About this exercise:
The expected output is the set of lines below beginning at the one that contains "7: CMP r0, r3" and ending at the final line, reproduced exactly.

[Saved entries]

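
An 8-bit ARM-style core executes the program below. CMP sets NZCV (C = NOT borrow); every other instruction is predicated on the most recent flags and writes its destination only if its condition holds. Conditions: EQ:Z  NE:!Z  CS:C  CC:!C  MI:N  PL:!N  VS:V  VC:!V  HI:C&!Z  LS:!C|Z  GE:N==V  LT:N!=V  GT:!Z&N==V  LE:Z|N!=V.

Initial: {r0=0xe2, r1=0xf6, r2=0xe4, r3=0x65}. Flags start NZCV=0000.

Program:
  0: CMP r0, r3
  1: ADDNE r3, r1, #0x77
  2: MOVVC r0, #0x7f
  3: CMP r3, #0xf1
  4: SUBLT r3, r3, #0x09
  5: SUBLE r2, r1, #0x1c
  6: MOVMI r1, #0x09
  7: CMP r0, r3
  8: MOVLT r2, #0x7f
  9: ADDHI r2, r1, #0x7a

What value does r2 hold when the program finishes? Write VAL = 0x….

0: ✓ CMP  NZCV=0011
1: ✓ ADDNE  r3←0x6d
2: · MOVVC
3: ✓ CMP  NZCV=0000
4: · SUBLT
5: · SUBLE
6: · MOVMI
7: ✓ CMP  NZCV=0011
8: ✓ MOVLT  r2←0x7f
9: ✓ ADDHI  r2←0x70

VAL = 0x70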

Answer area:
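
  7: CMP r0, r3
  8: MOVLT r2, #0x7f
  9: ADDHI r2, r1, #0x7a

What value does r2 hold when the program finishes? Write VAL = 0x….

0: ✓ CMP  NZCV=0011
1: ✓ ADDNE  r3←0x6d
2: · MOVVC
3: ✓ CMP  NZCV=0000
4: · SUBLT
5: · SUBLE
6: · MOVMI
7: ✓ CMP  NZCV=0011
8: ✓ MOVLT  r2←0x7f
9: ✓ ADDHI  r2←0x70

VAL = 0x70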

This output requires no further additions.